The reply must return each line of the data exactly.

== Recorded data

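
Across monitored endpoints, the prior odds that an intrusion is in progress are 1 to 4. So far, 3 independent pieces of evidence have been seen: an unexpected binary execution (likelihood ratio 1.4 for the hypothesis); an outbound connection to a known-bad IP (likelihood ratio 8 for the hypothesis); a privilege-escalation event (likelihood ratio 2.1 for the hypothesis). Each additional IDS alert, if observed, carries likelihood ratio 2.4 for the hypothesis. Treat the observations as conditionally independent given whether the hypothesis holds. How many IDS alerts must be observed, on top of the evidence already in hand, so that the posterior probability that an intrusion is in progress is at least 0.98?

Prior odds = 0.25.
Combined Bayes factor of the evidence already in hand = 1.4 × 8 × 2.1 = 23.52.
Odds after that evidence = 0.25 × 23.52 = 5.88.
Target odds = 0.98/0.02 = 49.
Need 2.4ⁿ ≥ 49 ÷ 5.88 = 25/3.
2.4² = 5.76 falls short of 25/3 but 2.4³ = 13.824 reaches it, so n = 3.

3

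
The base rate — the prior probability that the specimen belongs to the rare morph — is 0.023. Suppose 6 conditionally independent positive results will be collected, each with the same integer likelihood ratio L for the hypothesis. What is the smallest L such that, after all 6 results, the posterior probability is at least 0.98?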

====

Task result:
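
Across monitored endpoints, the prior odds that an intrusion is in progress are 1 to 4. So far, 3 independent pieces of evidence have been seen: an unexpected binary execution (likelihood ratio 1.4 for the hypothesis); an outbound connection to a known-bad IP (likelihood ratio 8 for the hypothesis); a privilege-escalation event (likelihood ratio 2.1 for the hypothesis). Each additional IDS alert, if observed, carries likelihood ratio 2.4 for the hypothesis. Treat the observations as conditionally independent given whether the hypothesis holds. How many IDS alerts must be observed, on top of the evidence already in hand, so that the posterior probability that an intrusion is in progress is at least 0.98?

Prior odds = 0.25.
Combined Bayes factor of the evidence already in hand = 1.4 × 8 × 2.1 = 23.52.
Odds after that evidence = 0.25 × 23.52 = 5.88.
Target odds = 0.98/0.02 = 49.
Need 2.4ⁿ ≥ 49 ÷ 5.88 = 25/3.
2.4² = 5.76 falls short of 25/3 but 2.4³ = 13.824 reaches it, so n = 3.

3

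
The base rate — the prior probability that the specimen belongs to the rare morph — is 0.023. Suppose 6 conditionally independent positive results will be collected, each with the same integer likelihood ratio L for the hypothesis. What is the smallest L such that, after all 6 results, the posterior probability is at least 0.98?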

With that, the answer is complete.